> [WHAT YOU NEED TO DO]: Whenever "fixed" occurs in a line of the material, list that line.

> [SOURCE RECORDS]:
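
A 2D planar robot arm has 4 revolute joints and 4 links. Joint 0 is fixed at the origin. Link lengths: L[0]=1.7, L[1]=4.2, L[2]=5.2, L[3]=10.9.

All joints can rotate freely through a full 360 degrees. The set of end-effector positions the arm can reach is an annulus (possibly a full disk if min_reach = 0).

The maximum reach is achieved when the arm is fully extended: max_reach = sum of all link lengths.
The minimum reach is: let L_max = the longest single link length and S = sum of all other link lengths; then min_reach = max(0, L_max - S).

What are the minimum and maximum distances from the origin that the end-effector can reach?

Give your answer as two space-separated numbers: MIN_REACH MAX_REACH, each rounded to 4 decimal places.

Link lengths: [1.7, 4.2, 5.2, 10.9]
max_reach = 1.7 + 4.2 + 5.2 + 10.9 = 22
L_max = max([1.7, 4.2, 5.2, 10.9]) = 10.9
S (sum of others) = 22 - 10.9 = 11.1
min_reach = max(0, 10.9 - 11.1) = max(0, -0.2) = 0

Answer: 0.0000 22.0000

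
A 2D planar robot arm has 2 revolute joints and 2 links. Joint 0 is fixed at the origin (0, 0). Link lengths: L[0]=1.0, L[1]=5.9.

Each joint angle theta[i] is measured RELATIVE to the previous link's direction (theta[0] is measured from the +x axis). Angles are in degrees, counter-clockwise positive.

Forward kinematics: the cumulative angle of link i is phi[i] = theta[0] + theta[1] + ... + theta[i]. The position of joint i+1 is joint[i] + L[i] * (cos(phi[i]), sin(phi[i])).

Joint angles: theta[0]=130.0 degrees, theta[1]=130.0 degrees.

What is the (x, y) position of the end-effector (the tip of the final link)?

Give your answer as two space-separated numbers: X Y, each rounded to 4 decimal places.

Answer: -1.6673 -5.0443

Derivation:
joint[0] = (0.0000, 0.0000)  (base)
link 0: phi[0] = 130 = 130 deg
  cos(130 deg) = -0.6428, sin(130 deg) = 0.7660
  joint[1] = (0.0000, 0.0000) + 1 * (-0.6428, 0.7660) = (0.0000 + -0.6428, 0.0000 + 0.7660) = (-0.6428, 0.7660)
link 1: phi[1] = 130 + 130 = 260 deg
  cos(260 deg) = -0.1736, sin(260 deg) = -0.9848
  joint[2] = (-0.6428, 0.7660) + 5.9 * (-0.1736, -0.9848) = (-0.6428 + -1.0245, 0.7660 + -5.8104) = (-1.6673, -5.0443)
End effector: (-1.6673, -5.0443)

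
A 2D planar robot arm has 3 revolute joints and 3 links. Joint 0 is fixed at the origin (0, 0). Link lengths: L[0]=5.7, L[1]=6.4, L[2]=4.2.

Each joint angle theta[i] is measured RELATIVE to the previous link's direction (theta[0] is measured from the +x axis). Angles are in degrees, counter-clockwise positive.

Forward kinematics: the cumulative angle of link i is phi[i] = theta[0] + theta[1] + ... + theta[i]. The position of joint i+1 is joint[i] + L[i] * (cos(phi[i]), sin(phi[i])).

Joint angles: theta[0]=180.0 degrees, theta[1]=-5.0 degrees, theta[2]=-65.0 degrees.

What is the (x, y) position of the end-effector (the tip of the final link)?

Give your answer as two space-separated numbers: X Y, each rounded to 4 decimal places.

joint[0] = (0.0000, 0.0000)  (base)
link 0: phi[0] = 180 = 180 deg
  cos(180 deg) = -1.0000, sin(180 deg) = 0.0000
  joint[1] = (0.0000, 0.0000) + 5.7 * (-1.0000, 0.0000) = (0.0000 + -5.7000, 0.0000 + 0.0000) = (-5.7000, 0.0000)
link 1: phi[1] = 180 + -5 = 175 deg
  cos(175 deg) = -0.9962, sin(175 deg) = 0.0872
  joint[2] = (-5.7000, 0.0000) + 6.4 * (-0.9962, 0.0872) = (-5.7000 + -6.3756, 0.0000 + 0.5578) = (-12.0756, 0.5578)
link 2: phi[2] = 180 + -5 + -65 = 110 deg
  cos(110 deg) = -0.3420, sin(110 deg) = 0.9397
  joint[3] = (-12.0756, 0.5578) + 4.2 * (-0.3420, 0.9397) = (-12.0756 + -1.4365, 0.5578 + 3.9467) = (-13.5121, 4.5045)
End effector: (-13.5121, 4.5045)

Answer: -13.5121 4.5045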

> [TASK RESULT]:
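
A 2D planar robot arm has 4 revolute joints and 4 links. Joint 0 is fixed at the origin. Link lengths: L[0]=1.7, L[1]=4.2, L[2]=5.2, L[3]=10.9.
A 2D planar robot arm has 2 revolute joints and 2 links. Joint 0 is fixed at the origin (0, 0). Link lengths: L[0]=1.0, L[1]=5.9.
A 2D planar robot arm has 3 revolute joints and 3 links. Joint 0 is fixed at the origin (0, 0). Link lengths: L[0]=5.7, L[1]=6.4, L[2]=4.2.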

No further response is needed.